*** Opening EXCERPTED RECORDS ***
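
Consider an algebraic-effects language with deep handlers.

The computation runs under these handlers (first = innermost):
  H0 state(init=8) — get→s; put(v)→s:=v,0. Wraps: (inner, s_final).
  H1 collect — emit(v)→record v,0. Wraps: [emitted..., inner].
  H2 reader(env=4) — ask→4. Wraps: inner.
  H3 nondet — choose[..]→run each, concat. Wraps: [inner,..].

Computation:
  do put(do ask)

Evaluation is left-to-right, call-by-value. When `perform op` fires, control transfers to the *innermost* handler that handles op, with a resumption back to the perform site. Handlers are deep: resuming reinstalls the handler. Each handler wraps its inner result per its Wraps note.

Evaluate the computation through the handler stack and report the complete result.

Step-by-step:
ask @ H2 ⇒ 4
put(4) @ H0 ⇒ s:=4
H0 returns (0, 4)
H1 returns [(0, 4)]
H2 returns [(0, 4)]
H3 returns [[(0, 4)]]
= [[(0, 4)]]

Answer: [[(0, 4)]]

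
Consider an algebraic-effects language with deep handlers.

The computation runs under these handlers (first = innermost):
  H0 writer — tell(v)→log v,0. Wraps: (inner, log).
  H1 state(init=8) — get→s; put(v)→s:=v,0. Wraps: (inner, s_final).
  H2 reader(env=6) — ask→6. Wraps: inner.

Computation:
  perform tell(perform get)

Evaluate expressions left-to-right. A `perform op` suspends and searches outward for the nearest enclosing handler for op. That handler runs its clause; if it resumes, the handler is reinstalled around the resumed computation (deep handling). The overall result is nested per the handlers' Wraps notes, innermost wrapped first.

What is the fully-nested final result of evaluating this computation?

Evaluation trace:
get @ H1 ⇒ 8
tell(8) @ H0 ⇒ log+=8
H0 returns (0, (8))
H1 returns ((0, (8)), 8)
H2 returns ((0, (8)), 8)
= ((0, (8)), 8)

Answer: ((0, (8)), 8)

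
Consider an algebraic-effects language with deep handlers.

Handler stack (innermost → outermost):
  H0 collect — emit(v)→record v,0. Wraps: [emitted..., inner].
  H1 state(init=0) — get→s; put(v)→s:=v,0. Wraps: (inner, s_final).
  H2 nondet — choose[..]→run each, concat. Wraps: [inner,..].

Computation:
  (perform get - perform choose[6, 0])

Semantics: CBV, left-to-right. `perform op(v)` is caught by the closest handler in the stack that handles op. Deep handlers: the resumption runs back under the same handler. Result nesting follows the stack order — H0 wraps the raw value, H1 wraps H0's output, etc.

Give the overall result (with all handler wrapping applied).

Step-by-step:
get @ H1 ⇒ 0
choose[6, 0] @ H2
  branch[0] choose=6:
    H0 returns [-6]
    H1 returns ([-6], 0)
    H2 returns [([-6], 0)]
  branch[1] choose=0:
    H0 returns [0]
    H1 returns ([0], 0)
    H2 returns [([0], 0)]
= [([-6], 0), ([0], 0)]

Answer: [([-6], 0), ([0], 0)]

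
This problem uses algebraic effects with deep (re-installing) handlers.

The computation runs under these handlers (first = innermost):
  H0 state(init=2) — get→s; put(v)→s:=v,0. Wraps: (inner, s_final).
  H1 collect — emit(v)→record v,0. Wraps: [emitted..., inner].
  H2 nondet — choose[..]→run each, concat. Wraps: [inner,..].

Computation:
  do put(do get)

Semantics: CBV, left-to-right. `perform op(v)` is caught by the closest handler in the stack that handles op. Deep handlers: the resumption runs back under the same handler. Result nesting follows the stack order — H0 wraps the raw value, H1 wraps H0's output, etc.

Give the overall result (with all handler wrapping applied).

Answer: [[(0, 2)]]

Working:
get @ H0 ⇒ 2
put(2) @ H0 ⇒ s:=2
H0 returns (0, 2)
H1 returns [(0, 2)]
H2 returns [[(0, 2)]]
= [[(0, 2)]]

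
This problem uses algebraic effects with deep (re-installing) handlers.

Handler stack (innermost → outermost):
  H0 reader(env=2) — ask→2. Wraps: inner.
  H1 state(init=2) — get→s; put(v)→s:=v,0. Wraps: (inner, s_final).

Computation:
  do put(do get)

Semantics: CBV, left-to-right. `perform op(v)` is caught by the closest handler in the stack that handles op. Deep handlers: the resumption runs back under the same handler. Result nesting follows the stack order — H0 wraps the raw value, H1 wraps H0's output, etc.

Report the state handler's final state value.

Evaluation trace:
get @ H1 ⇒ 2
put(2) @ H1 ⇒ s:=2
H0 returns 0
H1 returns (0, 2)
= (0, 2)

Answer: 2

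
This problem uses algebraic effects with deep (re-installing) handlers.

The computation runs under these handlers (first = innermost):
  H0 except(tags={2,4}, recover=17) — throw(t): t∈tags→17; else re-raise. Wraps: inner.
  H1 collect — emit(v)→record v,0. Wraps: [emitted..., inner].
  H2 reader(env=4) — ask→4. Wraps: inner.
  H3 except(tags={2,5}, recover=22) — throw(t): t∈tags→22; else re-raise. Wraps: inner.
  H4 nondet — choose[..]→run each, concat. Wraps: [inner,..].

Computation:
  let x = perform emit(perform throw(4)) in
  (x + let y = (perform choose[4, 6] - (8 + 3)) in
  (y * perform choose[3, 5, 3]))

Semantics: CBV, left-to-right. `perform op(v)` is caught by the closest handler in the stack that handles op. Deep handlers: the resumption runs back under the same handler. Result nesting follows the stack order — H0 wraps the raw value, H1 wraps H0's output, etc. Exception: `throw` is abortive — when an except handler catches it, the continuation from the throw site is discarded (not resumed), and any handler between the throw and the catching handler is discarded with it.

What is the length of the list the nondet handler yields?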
*** Closing EXCERPTED RECORDS ***
TASK DESCRIPTION:
What you give back should be exactly the lines of the data above from the line with "H0 state(init=8) —" through the line with "(perform get - perform choose[6, 0])", both of those included, and nothing more.

RESPONSE TO THIS EXERCISE:
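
  H0 state(init=8) — get→s; put(v)→s:=v,0. Wraps: (inner, s_final).
  H1 collect — emit(v)→record v,0. Wraps: [emitted..., inner].
  H2 reader(env=4) — ask→4. Wraps: inner.
  H3 nondet — choose[..]→run each, concat. Wraps: [inner,..].

Computation:
  do put(do ask)

Evaluation is left-to-right, call-by-value. When `perform op` fires, control transfers to the *innermost* handler that handles op, with a resumption back to the perform site. Handlers are deep: resuming reinstalls the handler. Each handler wraps its inner result per its Wraps note.

Evaluate the computation through the handler stack and report the complete result.

Step-by-step:
ask @ H2 ⇒ 4
put(4) @ H0 ⇒ s:=4
H0 returns (0, 4)
H1 returns [(0, 4)]
H2 returns [(0, 4)]
H3 returns [[(0, 4)]]
= [[(0, 4)]]

Answer: [[(0, 4)]]

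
Consider an algebraic-effects language with deep handlers.

The computation runs under these handlers (first = innermost):
  H0 writer — tell(v)→log v,0. Wraps: (inner, log).
  H1 state(init=8) — get→s; put(v)→s:=v,0. Wraps: (inner, s_final).
  H2 reader(env=6) — ask→6. Wraps: inner.

Computation:
  perform tell(perform get)

Evaluate expressions left-to-right. A `perform op` suspends and searches outward for the nearest enclosing handler for op. That handler runs its clause; if it resumes, the handler is reinstalled around the resumed computation (deep handling). The overall result is nested per the handlers' Wraps notes, innermost wrapped first.

What is the fully-nested final result of evaluating this computation?

Evaluation trace:
get @ H1 ⇒ 8
tell(8) @ H0 ⇒ log+=8
H0 returns (0, (8))
H1 returns ((0, (8)), 8)
H2 returns ((0, (8)), 8)
= ((0, (8)), 8)

Answer: ((0, (8)), 8)

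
Consider an algebraic-effects language with deep handlers.

Handler stack (innermost → outermost):
  H0 collect — emit(v)→record v,0. Wraps: [emitted..., inner].
  H1 state(init=0) — get→s; put(v)→s:=v,0. Wraps: (inner, s_final).
  H2 nondet — choose[..]→run each, concat. Wraps: [inner,..].

Computation:
  (perform get - perform choose[6, 0])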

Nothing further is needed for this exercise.